─── Data under study
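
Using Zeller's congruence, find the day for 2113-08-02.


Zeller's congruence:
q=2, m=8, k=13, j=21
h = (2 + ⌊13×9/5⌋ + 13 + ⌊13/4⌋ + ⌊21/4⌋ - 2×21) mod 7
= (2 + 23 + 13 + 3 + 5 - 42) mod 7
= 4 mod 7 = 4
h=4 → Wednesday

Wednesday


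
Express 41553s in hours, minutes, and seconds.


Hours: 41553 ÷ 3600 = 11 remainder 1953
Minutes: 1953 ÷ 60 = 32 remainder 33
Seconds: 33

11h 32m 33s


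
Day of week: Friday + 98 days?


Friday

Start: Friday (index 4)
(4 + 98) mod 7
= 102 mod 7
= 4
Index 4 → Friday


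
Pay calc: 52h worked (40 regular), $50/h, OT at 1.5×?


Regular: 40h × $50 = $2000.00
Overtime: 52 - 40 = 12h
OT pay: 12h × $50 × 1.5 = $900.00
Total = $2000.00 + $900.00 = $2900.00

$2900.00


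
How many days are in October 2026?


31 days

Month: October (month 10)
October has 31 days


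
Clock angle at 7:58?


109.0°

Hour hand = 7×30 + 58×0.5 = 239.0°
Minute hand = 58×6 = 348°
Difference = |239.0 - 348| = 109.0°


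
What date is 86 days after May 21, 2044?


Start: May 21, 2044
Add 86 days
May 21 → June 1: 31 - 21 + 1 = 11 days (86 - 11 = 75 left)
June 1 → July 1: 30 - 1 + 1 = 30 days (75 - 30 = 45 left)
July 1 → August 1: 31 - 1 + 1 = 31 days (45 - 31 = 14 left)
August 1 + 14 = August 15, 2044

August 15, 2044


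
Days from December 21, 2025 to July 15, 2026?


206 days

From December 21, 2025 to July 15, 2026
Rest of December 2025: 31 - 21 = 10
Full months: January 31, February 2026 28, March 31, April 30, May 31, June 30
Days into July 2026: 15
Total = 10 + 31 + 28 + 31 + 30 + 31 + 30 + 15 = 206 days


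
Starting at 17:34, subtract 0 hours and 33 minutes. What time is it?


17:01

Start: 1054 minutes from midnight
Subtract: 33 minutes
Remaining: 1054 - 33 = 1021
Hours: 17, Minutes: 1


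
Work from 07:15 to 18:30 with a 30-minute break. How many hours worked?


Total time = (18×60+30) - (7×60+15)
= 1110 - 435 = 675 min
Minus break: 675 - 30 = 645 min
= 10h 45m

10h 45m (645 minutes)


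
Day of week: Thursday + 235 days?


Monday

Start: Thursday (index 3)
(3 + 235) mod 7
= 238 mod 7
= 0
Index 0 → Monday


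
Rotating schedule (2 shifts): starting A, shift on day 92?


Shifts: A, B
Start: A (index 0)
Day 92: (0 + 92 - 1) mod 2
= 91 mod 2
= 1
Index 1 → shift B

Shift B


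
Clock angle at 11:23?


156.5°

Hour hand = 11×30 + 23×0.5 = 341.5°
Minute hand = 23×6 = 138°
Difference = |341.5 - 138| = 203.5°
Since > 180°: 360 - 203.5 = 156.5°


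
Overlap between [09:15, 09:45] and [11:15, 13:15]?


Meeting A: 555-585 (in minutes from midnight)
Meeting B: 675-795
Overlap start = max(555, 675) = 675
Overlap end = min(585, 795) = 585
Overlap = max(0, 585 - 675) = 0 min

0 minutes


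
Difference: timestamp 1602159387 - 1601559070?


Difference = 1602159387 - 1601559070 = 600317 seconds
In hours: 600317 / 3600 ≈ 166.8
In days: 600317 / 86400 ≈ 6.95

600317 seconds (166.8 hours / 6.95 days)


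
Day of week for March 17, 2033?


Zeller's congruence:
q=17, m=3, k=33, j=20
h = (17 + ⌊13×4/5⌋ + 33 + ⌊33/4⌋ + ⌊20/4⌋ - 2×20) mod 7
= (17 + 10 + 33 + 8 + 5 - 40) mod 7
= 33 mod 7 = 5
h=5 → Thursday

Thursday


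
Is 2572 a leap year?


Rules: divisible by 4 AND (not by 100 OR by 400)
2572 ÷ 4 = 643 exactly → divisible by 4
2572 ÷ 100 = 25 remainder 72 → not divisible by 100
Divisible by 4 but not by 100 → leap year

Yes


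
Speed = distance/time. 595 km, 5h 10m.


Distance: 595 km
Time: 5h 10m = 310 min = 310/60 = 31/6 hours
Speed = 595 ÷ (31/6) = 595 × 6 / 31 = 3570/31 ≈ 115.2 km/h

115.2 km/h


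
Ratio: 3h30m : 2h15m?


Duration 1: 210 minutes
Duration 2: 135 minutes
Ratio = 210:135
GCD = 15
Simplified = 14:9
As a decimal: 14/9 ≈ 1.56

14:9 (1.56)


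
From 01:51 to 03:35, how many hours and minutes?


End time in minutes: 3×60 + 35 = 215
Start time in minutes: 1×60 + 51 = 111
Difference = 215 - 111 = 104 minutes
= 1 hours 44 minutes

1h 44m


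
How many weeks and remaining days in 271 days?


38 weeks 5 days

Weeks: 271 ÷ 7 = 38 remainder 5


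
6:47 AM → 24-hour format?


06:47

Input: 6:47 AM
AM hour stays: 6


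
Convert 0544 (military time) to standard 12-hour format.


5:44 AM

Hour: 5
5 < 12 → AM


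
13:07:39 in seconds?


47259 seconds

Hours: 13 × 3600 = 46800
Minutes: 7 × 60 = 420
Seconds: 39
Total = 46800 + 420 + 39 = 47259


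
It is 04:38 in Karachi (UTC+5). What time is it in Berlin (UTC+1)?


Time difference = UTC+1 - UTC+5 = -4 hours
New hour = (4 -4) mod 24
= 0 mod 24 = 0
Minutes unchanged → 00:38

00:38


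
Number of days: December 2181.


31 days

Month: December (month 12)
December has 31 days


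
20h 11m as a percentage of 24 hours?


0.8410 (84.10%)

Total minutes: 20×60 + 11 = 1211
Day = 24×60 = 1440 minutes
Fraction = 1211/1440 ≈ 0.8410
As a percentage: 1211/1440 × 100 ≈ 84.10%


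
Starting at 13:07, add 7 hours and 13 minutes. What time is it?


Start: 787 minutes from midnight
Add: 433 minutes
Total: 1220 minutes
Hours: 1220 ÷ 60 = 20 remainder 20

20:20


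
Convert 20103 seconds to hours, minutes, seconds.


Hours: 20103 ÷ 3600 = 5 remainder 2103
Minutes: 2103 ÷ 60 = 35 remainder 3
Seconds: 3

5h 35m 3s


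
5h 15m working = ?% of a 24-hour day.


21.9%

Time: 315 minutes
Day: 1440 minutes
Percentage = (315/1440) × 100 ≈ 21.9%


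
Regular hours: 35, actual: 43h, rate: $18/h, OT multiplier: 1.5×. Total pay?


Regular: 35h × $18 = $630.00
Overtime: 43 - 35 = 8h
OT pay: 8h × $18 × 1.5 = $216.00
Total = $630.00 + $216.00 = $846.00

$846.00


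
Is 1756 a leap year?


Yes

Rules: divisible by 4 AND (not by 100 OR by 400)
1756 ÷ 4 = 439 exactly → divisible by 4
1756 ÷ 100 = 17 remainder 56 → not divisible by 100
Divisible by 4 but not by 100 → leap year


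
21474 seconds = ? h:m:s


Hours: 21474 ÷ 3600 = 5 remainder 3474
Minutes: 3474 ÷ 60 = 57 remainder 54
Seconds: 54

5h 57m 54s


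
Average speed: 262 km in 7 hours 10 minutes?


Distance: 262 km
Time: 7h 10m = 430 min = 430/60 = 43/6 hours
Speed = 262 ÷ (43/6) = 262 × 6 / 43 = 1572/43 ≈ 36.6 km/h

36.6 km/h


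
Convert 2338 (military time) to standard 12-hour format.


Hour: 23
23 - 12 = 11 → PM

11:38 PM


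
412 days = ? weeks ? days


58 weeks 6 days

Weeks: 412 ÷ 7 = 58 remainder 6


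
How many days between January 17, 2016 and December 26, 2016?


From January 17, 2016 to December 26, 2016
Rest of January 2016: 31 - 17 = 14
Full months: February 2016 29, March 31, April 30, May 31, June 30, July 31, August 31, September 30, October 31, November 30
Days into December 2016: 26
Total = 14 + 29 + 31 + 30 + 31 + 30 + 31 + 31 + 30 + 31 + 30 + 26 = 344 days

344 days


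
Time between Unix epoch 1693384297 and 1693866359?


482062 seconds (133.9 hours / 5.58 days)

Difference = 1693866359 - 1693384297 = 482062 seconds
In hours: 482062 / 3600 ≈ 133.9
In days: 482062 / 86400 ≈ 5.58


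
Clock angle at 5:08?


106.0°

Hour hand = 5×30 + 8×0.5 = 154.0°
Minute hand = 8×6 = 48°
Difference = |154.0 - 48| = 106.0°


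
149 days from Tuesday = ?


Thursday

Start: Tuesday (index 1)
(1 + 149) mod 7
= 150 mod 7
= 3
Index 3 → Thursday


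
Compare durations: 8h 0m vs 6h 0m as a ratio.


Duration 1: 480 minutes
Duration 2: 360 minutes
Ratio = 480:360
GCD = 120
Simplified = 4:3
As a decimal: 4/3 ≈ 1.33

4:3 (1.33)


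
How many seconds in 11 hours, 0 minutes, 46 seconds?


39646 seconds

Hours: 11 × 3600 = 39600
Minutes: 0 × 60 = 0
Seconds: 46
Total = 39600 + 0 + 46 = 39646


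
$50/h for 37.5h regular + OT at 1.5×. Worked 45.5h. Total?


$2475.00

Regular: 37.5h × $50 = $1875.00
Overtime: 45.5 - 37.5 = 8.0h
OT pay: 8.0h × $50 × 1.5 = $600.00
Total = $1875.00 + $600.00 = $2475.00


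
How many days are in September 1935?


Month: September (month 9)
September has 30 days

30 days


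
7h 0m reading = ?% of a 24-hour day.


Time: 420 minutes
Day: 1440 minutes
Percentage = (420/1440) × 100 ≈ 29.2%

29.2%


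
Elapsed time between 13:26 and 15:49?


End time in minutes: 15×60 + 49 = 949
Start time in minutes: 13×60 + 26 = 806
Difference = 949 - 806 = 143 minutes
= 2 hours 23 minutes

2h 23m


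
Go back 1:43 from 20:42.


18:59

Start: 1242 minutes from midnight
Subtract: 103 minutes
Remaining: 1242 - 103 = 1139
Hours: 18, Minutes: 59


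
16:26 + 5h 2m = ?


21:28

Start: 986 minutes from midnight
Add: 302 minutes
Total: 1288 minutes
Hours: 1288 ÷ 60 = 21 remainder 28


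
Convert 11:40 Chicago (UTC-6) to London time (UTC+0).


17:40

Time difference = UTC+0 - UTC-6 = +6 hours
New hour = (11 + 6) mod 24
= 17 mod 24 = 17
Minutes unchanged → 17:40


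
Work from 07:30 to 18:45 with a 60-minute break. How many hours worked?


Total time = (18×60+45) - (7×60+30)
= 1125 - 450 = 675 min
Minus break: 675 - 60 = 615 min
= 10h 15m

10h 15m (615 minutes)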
──────
From the line containing "How many days are in September 1935?" to the last line of the data above, copy each line exactly and add nothing.

### Solved problem
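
How many days are in September 1935?


Month: September (month 9)
September has 30 days

30 days


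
7h 0m reading = ?% of a 24-hour day.


Time: 420 minutes
Day: 1440 minutes
Percentage = (420/1440) × 100 ≈ 29.2%

29.2%


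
Elapsed time between 13:26 and 15:49?


End time in minutes: 15×60 + 49 = 949
Start time in minutes: 13×60 + 26 = 806
Difference = 949 - 806 = 143 minutes
= 2 hours 23 minutes

2h 23m


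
Go back 1:43 from 20:42.


18:59

Start: 1242 minutes from midnight
Subtract: 103 minutes
Remaining: 1242 - 103 = 1139
Hours: 18, Minutes: 59


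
16:26 + 5h 2m = ?


21:28

Start: 986 minutes from midnight
Add: 302 minutes
Total: 1288 minutes
Hours: 1288 ÷ 60 = 21 remainder 28


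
Convert 11:40 Chicago (UTC-6) to London time (UTC+0).


17:40

Time difference = UTC+0 - UTC-6 = +6 hours
New hour = (11 + 6) mod 24
= 17 mod 24 = 17
Minutes unchanged → 17:40


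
Work from 07:30 to 18:45 with a 60-minute break. How many hours worked?


Total time = (18×60+45) - (7×60+30)
= 1125 - 450 = 675 min
Minus break: 675 - 60 = 615 min
= 10h 15m

10h 15m (615 minutes)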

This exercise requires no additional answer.